# Provided data
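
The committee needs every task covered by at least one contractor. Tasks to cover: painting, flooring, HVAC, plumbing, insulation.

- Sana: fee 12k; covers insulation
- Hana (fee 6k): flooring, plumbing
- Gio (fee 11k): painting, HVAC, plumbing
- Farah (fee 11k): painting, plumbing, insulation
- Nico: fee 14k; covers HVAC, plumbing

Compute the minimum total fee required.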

# What the exercise asks
In full and without error, retype the entries above.

# Solution for this task
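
The committee needs every task covered by at least one contractor. Tasks to cover: painting, flooring, HVAC, plumbing, insulation.

- Sana: fee 12k; covers insulation
- Hana (fee 6k): flooring, plumbing
- Gio (fee 11k): painting, HVAC, plumbing
- Farah (fee 11k): painting, plumbing, insulation
- Nico: fee 14k; covers HVAC, plumbing

Compute the minimum total fee required.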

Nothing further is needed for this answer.